Task objective >> Could you write out the whole listing exactly as it appears?

Records for this task >>
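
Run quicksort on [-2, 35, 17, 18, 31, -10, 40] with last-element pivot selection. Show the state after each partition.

Partition 1: pivot=40 at index 6 -> [-2, 35, 17, 18, 31, -10, 40]
Partition 2: pivot=-10 at index 0 -> [-10, 35, 17, 18, 31, -2, 40]
Partition 3: pivot=-2 at index 1 -> [-10, -2, 17, 18, 31, 35, 40]
Partition 4: pivot=35 at index 5 -> [-10, -2, 17, 18, 31, 35, 40]
Partition 5: pivot=31 at index 4 -> [-10, -2, 17, 18, 31, 35, 40]
Partition 6: pivot=18 at index 3 -> [-10, -2, 17, 18, 31, 35, 40]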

Result of this exercise >>
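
Run quicksort on [-2, 35, 17, 18, 31, -10, 40] with last-element pivot selection. Show the state after each partition.

Partition 1: pivot=40 at index 6 -> [-2, 35, 17, 18, 31, -10, 40]
Partition 2: pivot=-10 at index 0 -> [-10, 35, 17, 18, 31, -2, 40]
Partition 3: pivot=-2 at index 1 -> [-10, -2, 17, 18, 31, 35, 40]
Partition 4: pivot=35 at index 5 -> [-10, -2, 17, 18, 31, 35, 40]
Partition 5: pivot=31 at index 4 -> [-10, -2, 17, 18, 31, 35, 40]
Partition 6: pivot=18 at index 3 -> [-10, -2, 17, 18, 31, 35, 40]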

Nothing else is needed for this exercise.